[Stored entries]
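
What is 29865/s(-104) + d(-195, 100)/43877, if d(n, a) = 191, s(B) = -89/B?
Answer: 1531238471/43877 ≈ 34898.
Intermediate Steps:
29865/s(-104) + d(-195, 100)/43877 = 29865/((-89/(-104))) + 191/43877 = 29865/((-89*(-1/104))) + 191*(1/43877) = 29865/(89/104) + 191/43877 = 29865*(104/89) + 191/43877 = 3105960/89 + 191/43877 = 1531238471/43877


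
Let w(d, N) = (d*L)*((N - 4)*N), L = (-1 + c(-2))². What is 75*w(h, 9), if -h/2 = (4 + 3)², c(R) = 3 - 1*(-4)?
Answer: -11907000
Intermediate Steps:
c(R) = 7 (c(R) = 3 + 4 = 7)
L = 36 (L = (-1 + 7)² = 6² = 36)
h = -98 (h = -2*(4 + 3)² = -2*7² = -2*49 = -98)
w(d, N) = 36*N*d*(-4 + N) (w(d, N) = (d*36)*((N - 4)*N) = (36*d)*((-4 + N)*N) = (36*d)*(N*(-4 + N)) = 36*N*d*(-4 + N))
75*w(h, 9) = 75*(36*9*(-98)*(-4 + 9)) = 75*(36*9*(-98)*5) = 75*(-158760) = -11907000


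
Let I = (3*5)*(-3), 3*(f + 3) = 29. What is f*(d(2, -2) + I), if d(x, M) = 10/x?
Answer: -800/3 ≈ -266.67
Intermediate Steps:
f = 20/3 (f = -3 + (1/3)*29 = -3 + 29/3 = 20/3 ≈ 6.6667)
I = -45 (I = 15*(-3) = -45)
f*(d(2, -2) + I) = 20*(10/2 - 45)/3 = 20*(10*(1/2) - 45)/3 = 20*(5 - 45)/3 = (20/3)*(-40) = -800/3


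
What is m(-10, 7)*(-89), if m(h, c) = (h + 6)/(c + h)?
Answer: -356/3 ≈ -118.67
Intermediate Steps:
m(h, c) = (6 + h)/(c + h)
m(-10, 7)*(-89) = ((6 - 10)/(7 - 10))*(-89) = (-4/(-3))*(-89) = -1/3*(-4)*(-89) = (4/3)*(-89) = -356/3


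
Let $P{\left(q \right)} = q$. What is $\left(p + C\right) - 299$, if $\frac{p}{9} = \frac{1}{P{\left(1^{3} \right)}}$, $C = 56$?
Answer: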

- _TASK_: Print the line that contains "Answer: -11907000", then every later line of the entries above up to and including the last, all exactly as written.

- _TASK RESPONSE_:
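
Answer: -11907000
Intermediate Steps:
c(R) = 7 (c(R) = 3 + 4 = 7)
L = 36 (L = (-1 + 7)² = 6² = 36)
h = -98 (h = -2*(4 + 3)² = -2*7² = -2*49 = -98)
w(d, N) = 36*N*d*(-4 + N) (w(d, N) = (d*36)*((N - 4)*N) = (36*d)*((-4 + N)*N) = (36*d)*(N*(-4 + N)) = 36*N*d*(-4 + N))
75*w(h, 9) = 75*(36*9*(-98)*(-4 + 9)) = 75*(36*9*(-98)*5) = 75*(-158760) = -11907000


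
Let I = (3*5)*(-3), 3*(f + 3) = 29. What is f*(d(2, -2) + I), if d(x, M) = 10/x?
Answer: -800/3 ≈ -266.67
Intermediate Steps:
f = 20/3 (f = -3 + (1/3)*29 = -3 + 29/3 = 20/3 ≈ 6.6667)
I = -45 (I = 15*(-3) = -45)
f*(d(2, -2) + I) = 20*(10/2 - 45)/3 = 20*(10*(1/2) - 45)/3 = 20*(5 - 45)/3 = (20/3)*(-40) = -800/3


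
What is m(-10, 7)*(-89), if m(h, c) = (h + 6)/(c + h)?
Answer: -356/3 ≈ -118.67
Intermediate Steps:
m(h, c) = (6 + h)/(c + h)
m(-10, 7)*(-89) = ((6 - 10)/(7 - 10))*(-89) = (-4/(-3))*(-89) = -1/3*(-4)*(-89) = (4/3)*(-89) = -356/3


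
Let $P{\left(q \right)} = q$. What is $\left(p + C\right) - 299$, if $\frac{p}{9} = \frac{1}{P{\left(1^{3} \right)}}$, $C = 56$?
Answer: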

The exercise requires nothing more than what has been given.